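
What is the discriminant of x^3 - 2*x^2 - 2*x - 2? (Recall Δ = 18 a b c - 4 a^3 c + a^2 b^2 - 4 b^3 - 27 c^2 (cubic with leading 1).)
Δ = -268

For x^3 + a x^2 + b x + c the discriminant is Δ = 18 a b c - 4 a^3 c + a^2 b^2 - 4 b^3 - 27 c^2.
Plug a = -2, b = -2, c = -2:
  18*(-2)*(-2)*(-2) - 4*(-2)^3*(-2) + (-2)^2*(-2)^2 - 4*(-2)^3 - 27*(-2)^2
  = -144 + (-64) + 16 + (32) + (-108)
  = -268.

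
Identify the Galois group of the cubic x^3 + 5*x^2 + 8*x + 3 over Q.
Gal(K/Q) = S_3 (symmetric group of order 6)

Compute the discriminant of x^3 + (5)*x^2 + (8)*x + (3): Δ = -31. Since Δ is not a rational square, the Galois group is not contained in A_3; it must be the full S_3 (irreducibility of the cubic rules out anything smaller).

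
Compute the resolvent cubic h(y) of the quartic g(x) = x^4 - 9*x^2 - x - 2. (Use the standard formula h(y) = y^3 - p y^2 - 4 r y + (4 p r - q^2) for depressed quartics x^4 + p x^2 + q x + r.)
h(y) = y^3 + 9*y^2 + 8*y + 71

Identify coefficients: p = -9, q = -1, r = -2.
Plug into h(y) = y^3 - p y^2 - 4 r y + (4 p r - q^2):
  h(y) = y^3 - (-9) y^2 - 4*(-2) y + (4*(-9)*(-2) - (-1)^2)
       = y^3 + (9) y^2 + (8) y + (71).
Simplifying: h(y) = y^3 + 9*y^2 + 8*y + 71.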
____________________
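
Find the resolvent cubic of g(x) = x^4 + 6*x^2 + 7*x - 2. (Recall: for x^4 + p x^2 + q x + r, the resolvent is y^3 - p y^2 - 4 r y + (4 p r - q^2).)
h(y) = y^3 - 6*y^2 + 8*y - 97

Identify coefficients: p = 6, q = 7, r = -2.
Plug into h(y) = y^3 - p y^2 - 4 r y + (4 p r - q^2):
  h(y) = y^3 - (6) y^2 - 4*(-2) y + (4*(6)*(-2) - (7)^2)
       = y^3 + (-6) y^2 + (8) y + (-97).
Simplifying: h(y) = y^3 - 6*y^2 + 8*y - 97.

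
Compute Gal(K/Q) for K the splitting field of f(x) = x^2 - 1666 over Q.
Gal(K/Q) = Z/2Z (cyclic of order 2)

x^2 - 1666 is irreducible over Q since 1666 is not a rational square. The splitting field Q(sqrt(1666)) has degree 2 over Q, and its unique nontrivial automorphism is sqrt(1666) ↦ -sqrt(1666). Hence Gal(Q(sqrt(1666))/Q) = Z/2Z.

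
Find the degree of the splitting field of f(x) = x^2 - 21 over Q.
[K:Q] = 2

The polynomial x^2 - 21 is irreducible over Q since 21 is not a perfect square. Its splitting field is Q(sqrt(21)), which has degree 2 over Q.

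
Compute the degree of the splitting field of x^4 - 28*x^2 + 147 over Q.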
____________________
Could you restate word for word the lines above from the one containing "Find the degree" through the one containing "Compute the degree", both included, and nothing else?

* Response to the task *
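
Find the degree of the splitting field of f(x) = x^2 - 21 over Q.
[K:Q] = 2

The polynomial x^2 - 21 is irreducible over Q since 21 is not a perfect square. Its splitting field is Q(sqrt(21)), which has degree 2 over Q.

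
Compute the degree of the splitting field of x^4 - 28*x^2 + 147 over Q.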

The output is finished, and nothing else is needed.